### Dataset excerpts:
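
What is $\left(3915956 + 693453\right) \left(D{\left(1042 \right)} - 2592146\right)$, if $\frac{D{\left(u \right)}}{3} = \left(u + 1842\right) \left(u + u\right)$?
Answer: $71162923194398$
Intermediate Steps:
$D{\left(u \right)} = 6 u \left(1842 + u\right)$ ($D{\left(u \right)} = 3 \left(u + 1842\right) \left(u + u\right) = 3 \left(1842 + u\right) 2 u = 3 \cdot 2 u \left(1842 + u\right) = 6 u \left(1842 + u\right)$)
$\left(3915956 + 693453\right) \left(D{\left(1042 \right)} - 2592146\right) = \left(3915956 + 693453\right) \left(6 \cdot 1042 \left(1842 + 1042\right) - 2592146\right) = 4609409 \left(6 \cdot 1042 \cdot 2884 - 2592146\right) = 4609409 \left(18030768 - 2592146\right) = 4609409 \cdot 15438622 = 71162923194398$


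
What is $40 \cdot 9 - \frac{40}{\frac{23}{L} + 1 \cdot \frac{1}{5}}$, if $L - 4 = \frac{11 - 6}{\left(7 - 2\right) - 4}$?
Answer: $\frac{10710}{31} \approx 345.48$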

### What the exercise asks:
Every record above must be set down again, word for word.

### Output for this task:
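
What is $\left(3915956 + 693453\right) \left(D{\left(1042 \right)} - 2592146\right)$, if $\frac{D{\left(u \right)}}{3} = \left(u + 1842\right) \left(u + u\right)$?
Answer: $71162923194398$
Intermediate Steps:
$D{\left(u \right)} = 6 u \left(1842 + u\right)$ ($D{\left(u \right)} = 3 \left(u + 1842\right) \left(u + u\right) = 3 \left(1842 + u\right) 2 u = 3 \cdot 2 u \left(1842 + u\right) = 6 u \left(1842 + u\right)$)
$\left(3915956 + 693453\right) \left(D{\left(1042 \right)} - 2592146\right) = \left(3915956 + 693453\right) \left(6 \cdot 1042 \left(1842 + 1042\right) - 2592146\right) = 4609409 \left(6 \cdot 1042 \cdot 2884 - 2592146\right) = 4609409 \left(18030768 - 2592146\right) = 4609409 \cdot 15438622 = 71162923194398$


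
What is $40 \cdot 9 - \frac{40}{\frac{23}{L} + 1 \cdot \frac{1}{5}}$, if $L - 4 = \frac{11 - 6}{\left(7 - 2\right) - 4}$?
Answer: $\frac{10710}{31} \approx 345.48$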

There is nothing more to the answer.